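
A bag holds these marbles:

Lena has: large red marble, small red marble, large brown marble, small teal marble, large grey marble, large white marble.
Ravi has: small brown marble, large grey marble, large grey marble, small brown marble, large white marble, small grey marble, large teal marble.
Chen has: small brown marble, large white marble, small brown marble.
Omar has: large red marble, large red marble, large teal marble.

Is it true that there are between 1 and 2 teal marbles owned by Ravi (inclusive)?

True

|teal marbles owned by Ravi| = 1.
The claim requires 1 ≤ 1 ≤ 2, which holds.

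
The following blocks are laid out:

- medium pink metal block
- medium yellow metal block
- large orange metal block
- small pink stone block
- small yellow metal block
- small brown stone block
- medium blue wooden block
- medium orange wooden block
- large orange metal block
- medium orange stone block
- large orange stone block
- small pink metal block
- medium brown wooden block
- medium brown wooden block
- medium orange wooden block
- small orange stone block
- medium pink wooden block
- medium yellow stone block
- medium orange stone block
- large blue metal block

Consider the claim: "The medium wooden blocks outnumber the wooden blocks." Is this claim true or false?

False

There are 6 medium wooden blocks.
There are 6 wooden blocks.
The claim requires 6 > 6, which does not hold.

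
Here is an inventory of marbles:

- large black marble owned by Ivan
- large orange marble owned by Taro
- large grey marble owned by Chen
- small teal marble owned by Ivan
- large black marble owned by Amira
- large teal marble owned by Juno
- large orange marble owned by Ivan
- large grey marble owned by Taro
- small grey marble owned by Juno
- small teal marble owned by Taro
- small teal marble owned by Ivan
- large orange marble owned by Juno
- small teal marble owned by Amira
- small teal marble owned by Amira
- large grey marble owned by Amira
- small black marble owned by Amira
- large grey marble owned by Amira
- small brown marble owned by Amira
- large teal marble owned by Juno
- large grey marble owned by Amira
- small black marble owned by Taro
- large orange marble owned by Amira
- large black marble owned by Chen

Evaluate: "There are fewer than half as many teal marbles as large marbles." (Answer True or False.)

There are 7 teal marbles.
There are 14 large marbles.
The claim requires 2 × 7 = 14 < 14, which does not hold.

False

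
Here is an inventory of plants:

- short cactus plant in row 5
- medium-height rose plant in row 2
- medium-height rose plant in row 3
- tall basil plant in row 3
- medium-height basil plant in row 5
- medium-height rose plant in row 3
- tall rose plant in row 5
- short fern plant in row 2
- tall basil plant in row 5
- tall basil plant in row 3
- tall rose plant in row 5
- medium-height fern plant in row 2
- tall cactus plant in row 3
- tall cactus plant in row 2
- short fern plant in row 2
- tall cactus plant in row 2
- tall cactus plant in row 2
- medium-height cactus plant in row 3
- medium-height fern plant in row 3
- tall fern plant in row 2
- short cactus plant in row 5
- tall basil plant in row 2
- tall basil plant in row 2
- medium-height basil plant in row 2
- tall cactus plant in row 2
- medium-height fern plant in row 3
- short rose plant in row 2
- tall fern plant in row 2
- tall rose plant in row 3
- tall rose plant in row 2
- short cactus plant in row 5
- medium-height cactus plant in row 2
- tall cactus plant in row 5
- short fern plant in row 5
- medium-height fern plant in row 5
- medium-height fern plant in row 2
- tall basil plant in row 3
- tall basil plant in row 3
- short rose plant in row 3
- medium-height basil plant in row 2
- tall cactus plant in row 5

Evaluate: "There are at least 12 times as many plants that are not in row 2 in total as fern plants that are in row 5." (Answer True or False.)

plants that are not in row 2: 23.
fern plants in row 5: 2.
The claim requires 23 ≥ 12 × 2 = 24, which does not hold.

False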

> _DIRECTIONS_
The answer must consist of all the entries, copied exactly.

> _SOLUTION BELOW_
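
A bag holds these marbles:

Lena has: large red marble, small red marble, large brown marble, small teal marble, large grey marble, large white marble.
Ravi has: small brown marble, large grey marble, large grey marble, small brown marble, large white marble, small grey marble, large teal marble.
Chen has: small brown marble, large white marble, small brown marble.
Omar has: large red marble, large red marble, large teal marble.

Is it true that there are between 1 and 2 teal marbles owned by Ravi (inclusive)?

True

|teal marbles owned by Ravi| = 1.
The claim requires 1 ≤ 1 ≤ 2, which holds.

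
The following blocks are laid out:

- medium pink metal block
- medium yellow metal block
- large orange metal block
- small pink stone block
- small yellow metal block
- small brown stone block
- medium blue wooden block
- medium orange wooden block
- large orange metal block
- medium orange stone block
- large orange stone block
- small pink metal block
- medium brown wooden block
- medium brown wooden block
- medium orange wooden block
- small orange stone block
- medium pink wooden block
- medium yellow stone block
- medium orange stone block
- large blue metal block

Consider the claim: "The medium wooden blocks outnumber the wooden blocks." Is this claim true or false?

False

There are 6 medium wooden blocks.
There are 6 wooden blocks.
The claim requires 6 > 6, which does not hold.

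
Here is an inventory of marbles:

- large black marble owned by Ivan
- large orange marble owned by Taro
- large grey marble owned by Chen
- small teal marble owned by Ivan
- large black marble owned by Amira
- large teal marble owned by Juno
- large orange marble owned by Ivan
- large grey marble owned by Taro
- small grey marble owned by Juno
- small teal marble owned by Taro
- small teal marble owned by Ivan
- large orange marble owned by Juno
- small teal marble owned by Amira
- small teal marble owned by Amira
- large grey marble owned by Amira
- small black marble owned by Amira
- large grey marble owned by Amira
- small brown marble owned by Amira
- large teal marble owned by Juno
- large grey marble owned by Amira
- small black marble owned by Taro
- large orange marble owned by Amira
- large black marble owned by Chen

Evaluate: "There are fewer than half as many teal marbles as large marbles." (Answer True or False.)

There are 7 teal marbles.
There are 14 large marbles.
The claim requires 2 × 7 = 14 < 14, which does not hold.

False

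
Here is an inventory of plants:

- short cactus plant in row 5
- medium-height rose plant in row 2
- medium-height rose plant in row 3
- tall basil plant in row 3
- medium-height basil plant in row 5
- medium-height rose plant in row 3
- tall rose plant in row 5
- short fern plant in row 2
- tall basil plant in row 5
- tall basil plant in row 3
- tall rose plant in row 5
- medium-height fern plant in row 2
- tall cactus plant in row 3
- tall cactus plant in row 2
- short fern plant in row 2
- tall cactus plant in row 2
- tall cactus plant in row 2
- medium-height cactus plant in row 3
- medium-height fern plant in row 3
- tall fern plant in row 2
- short cactus plant in row 5
- tall basil plant in row 2
- tall basil plant in row 2
- medium-height basil plant in row 2
- tall cactus plant in row 2
- medium-height fern plant in row 3
- short rose plant in row 2
- tall fern plant in row 2
- tall rose plant in row 3
- tall rose plant in row 2
- short cactus plant in row 5
- medium-height cactus plant in row 2
- tall cactus plant in row 5
- short fern plant in row 5
- medium-height fern plant in row 5
- medium-height fern plant in row 2
- tall basil plant in row 3
- tall basil plant in row 3
- short rose plant in row 3
- medium-height basil plant in row 2
- tall cactus plant in row 5

Evaluate: "There are at least 12 times as many plants that are not in row 2 in total as fern plants that are in row 5." (Answer True or False.)

plants that are not in row 2: 23.
fern plants in row 5: 2.
The claim requires 23 ≥ 12 × 2 = 24, which does not hold.

False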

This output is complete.